# [What the task asks]
Copy whichever lines of the data hold the word "precedes".

[Collected data]
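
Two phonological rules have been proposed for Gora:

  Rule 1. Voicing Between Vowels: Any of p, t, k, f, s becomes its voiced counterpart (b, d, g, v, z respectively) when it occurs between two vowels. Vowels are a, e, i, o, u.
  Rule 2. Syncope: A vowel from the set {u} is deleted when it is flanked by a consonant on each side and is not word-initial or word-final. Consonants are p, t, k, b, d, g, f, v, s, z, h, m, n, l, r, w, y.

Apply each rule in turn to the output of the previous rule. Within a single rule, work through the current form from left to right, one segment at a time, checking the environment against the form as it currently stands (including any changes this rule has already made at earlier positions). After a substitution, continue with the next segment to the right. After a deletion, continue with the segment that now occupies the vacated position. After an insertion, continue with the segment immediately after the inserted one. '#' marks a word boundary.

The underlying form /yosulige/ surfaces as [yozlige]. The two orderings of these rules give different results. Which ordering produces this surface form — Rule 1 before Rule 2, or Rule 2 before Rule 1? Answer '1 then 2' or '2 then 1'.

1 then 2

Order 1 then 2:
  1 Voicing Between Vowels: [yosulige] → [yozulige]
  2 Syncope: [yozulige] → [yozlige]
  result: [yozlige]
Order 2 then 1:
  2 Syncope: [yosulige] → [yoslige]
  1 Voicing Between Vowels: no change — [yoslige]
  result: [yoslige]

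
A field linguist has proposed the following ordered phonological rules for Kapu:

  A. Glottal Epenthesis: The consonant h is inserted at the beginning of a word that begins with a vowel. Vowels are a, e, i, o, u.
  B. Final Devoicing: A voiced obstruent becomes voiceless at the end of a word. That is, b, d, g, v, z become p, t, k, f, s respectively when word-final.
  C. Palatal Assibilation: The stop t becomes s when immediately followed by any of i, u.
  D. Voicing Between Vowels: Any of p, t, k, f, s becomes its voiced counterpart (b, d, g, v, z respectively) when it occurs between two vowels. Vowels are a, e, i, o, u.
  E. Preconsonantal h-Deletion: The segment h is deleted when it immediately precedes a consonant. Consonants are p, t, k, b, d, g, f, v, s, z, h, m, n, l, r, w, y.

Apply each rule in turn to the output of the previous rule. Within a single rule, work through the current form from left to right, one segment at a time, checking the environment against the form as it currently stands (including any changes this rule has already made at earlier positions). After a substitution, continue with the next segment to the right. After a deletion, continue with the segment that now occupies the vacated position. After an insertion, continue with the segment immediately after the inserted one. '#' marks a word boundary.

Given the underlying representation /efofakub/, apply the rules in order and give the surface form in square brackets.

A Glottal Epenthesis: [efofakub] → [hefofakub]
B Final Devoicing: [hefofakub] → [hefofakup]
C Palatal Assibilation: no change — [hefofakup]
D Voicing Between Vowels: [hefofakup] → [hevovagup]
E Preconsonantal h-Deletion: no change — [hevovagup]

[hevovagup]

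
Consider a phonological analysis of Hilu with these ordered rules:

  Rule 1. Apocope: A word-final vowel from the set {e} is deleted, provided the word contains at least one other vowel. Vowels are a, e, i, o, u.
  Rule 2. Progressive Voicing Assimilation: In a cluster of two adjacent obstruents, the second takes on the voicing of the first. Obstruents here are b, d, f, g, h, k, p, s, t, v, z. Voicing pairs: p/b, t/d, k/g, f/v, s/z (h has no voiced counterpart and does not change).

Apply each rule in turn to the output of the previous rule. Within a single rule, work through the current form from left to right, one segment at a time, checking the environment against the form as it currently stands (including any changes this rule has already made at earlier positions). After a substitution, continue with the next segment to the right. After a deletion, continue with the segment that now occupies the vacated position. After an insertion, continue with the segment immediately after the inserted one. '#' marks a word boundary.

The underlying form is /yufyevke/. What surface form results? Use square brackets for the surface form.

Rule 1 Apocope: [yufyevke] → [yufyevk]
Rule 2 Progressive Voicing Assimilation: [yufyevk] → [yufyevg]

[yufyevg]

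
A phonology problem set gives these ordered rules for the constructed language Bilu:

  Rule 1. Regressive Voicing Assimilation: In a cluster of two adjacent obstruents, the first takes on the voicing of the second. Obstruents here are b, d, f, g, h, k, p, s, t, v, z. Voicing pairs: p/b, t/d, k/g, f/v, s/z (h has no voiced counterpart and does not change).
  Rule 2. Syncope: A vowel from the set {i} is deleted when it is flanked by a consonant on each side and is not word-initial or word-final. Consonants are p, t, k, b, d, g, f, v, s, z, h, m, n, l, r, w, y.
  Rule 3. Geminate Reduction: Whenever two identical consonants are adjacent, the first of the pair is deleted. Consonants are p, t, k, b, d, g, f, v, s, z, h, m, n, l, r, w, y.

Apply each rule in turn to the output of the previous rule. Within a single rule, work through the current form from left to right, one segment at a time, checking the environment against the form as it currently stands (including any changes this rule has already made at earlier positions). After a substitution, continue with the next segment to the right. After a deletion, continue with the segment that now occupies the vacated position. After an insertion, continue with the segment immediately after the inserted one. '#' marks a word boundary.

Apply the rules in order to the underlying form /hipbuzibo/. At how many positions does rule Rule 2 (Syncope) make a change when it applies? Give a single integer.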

--

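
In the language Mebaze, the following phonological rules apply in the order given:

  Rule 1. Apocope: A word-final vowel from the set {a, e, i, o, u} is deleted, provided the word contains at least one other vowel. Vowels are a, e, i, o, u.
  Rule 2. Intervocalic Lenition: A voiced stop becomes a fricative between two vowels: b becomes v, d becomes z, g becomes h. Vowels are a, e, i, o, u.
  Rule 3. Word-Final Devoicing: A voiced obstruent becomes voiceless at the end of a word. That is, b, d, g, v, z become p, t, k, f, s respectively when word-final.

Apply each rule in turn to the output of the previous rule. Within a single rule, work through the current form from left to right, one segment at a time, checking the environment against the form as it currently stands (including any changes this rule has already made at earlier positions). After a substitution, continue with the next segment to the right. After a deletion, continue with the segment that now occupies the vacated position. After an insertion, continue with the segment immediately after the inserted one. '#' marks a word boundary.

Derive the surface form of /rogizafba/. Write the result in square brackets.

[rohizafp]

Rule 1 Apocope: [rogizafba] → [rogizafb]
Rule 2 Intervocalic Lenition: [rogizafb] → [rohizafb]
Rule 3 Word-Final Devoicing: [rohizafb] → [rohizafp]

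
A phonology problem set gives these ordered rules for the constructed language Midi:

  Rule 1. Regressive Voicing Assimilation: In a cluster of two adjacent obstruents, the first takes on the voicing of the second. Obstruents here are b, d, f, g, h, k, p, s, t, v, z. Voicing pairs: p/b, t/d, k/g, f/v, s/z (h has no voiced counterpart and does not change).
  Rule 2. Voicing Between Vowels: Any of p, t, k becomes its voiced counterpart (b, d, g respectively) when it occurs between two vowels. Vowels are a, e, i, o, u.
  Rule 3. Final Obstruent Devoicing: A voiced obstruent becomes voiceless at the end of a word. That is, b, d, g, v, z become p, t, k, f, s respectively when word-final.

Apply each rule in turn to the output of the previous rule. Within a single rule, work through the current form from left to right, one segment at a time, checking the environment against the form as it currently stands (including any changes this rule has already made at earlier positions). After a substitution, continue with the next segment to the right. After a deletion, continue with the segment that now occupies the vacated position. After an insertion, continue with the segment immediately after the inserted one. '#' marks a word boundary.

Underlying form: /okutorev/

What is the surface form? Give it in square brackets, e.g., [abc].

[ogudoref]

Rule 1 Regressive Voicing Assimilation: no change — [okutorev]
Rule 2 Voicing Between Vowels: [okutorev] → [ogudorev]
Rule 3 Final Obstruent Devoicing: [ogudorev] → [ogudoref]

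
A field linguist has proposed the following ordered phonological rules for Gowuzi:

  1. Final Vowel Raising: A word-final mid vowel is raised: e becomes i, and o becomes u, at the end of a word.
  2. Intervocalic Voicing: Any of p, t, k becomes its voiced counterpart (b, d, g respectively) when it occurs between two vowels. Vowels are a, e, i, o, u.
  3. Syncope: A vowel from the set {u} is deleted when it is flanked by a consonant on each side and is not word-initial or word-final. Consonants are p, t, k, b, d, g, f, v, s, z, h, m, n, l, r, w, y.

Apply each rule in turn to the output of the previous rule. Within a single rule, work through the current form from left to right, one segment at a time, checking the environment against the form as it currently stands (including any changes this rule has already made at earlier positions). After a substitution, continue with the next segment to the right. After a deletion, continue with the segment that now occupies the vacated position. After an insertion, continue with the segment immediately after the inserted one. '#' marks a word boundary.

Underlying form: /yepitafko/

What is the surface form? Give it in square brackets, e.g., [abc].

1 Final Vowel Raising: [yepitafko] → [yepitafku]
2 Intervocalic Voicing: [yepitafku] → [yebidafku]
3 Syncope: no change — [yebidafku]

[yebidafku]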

--

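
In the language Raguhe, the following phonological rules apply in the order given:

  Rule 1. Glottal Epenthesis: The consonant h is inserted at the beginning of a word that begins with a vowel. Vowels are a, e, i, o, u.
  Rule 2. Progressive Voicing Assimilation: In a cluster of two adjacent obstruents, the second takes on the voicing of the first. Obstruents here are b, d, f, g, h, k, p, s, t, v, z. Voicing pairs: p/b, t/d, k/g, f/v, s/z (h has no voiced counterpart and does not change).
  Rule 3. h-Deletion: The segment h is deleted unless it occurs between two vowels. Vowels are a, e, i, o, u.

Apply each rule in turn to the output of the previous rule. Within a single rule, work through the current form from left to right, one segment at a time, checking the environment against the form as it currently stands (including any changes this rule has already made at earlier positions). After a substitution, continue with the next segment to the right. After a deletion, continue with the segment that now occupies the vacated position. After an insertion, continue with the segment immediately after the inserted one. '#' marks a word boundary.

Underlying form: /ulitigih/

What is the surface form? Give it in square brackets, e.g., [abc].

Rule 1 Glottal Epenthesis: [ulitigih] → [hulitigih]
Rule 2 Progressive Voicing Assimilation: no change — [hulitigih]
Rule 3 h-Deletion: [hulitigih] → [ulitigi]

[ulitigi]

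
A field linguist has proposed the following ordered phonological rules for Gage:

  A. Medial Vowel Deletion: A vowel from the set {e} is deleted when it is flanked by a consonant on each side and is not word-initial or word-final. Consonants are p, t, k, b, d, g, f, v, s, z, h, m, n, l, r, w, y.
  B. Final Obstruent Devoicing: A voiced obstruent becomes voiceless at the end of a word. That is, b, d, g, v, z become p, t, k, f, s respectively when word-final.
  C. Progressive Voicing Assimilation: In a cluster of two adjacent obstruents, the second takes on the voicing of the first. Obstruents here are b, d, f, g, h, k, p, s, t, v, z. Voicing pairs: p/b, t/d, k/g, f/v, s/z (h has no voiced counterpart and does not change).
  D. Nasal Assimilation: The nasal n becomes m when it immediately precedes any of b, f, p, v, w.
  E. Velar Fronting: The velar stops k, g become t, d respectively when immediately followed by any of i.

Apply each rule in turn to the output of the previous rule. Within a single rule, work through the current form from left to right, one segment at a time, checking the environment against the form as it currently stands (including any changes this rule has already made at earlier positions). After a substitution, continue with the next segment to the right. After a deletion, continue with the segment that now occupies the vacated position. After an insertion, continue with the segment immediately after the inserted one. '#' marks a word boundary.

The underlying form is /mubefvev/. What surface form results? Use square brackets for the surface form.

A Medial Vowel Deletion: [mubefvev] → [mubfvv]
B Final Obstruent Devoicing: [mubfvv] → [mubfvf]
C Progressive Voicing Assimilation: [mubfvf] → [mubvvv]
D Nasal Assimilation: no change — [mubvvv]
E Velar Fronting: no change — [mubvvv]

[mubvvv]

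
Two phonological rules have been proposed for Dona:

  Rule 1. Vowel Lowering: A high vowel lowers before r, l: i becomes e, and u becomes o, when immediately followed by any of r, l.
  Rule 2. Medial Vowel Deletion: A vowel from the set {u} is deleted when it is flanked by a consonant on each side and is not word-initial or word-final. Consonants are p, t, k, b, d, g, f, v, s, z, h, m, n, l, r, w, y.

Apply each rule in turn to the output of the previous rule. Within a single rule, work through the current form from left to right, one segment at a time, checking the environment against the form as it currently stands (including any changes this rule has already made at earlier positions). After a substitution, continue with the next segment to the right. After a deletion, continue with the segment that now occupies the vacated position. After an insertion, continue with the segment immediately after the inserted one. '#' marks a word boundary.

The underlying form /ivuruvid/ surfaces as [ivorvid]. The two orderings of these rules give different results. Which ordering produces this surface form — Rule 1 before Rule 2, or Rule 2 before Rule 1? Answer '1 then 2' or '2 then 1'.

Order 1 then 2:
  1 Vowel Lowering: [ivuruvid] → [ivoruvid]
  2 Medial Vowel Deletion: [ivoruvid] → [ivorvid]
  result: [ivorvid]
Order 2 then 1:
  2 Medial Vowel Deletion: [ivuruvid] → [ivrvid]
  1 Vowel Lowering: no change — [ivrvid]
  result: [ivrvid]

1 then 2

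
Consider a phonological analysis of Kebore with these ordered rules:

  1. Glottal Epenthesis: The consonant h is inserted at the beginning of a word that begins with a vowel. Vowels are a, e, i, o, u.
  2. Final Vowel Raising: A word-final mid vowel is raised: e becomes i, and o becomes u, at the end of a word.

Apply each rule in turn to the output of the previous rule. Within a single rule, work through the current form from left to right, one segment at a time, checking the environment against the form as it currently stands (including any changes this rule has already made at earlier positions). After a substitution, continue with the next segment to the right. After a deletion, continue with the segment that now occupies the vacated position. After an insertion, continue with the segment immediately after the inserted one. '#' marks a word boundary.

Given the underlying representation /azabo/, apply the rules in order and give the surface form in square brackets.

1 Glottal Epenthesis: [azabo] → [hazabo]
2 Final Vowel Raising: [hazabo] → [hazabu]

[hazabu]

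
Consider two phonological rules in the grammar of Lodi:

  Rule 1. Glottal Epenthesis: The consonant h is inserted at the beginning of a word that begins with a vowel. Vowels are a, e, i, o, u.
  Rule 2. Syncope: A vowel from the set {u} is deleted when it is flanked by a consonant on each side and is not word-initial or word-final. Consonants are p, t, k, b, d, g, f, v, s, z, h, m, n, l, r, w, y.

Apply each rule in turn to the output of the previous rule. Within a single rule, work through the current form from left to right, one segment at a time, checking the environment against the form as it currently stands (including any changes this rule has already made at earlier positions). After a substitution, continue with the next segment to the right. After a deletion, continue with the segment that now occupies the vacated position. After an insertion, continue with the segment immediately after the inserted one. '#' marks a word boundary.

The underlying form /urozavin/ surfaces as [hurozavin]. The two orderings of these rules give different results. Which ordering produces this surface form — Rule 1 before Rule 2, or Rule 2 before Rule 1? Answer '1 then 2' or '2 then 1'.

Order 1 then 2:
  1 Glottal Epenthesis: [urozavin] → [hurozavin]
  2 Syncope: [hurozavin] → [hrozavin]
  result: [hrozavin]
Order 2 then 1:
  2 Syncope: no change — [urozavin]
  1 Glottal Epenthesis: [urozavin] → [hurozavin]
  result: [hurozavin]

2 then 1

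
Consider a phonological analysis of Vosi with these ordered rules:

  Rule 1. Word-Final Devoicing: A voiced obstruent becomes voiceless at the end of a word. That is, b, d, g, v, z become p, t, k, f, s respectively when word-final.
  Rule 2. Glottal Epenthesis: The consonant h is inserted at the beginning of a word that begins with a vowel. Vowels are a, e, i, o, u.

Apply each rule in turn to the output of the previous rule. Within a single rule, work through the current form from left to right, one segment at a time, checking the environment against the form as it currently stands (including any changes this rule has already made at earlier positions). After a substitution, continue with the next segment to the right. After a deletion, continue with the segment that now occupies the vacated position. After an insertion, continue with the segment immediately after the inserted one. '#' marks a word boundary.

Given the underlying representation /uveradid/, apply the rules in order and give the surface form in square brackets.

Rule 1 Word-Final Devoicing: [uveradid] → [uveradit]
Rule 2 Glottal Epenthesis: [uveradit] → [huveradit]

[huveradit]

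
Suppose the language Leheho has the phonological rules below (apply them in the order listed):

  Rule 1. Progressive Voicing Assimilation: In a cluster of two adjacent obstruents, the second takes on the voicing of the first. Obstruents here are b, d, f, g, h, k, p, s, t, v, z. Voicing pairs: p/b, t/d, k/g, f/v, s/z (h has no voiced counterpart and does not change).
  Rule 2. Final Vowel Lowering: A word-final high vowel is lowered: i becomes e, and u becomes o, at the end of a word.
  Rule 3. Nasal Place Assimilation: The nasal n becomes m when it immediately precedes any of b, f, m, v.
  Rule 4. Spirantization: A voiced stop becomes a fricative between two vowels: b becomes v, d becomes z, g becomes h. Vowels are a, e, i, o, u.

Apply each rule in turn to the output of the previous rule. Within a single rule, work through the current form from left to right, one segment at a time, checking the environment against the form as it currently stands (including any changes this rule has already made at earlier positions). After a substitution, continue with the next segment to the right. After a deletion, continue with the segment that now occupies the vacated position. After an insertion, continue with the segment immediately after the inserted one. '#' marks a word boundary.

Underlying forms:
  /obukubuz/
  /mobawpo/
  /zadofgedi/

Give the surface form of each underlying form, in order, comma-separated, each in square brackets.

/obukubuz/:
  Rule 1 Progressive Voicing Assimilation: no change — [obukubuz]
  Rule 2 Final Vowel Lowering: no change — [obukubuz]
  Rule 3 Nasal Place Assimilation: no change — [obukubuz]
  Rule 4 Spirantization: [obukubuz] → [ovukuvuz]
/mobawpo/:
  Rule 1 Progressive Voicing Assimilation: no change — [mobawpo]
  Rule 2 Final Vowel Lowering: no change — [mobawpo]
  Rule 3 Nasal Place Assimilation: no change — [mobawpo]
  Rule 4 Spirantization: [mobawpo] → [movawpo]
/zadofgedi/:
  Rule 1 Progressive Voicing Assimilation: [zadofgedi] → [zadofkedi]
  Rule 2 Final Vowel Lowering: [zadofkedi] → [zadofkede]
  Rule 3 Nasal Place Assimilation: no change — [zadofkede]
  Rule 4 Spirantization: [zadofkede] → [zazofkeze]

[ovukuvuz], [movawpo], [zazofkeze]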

# [Response for this exercise]
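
  E. Preconsonantal h-Deletion: The segment h is deleted when it immediately precedes a consonant. Consonants are p, t, k, b, d, g, f, v, s, z, h, m, n, l, r, w, y.
  D. Nasal Assimilation: The nasal n becomes m when it immediately precedes any of b, f, p, v, w.
  Rule 3. Nasal Place Assimilation: The nasal n becomes m when it immediately precedes any of b, f, m, v.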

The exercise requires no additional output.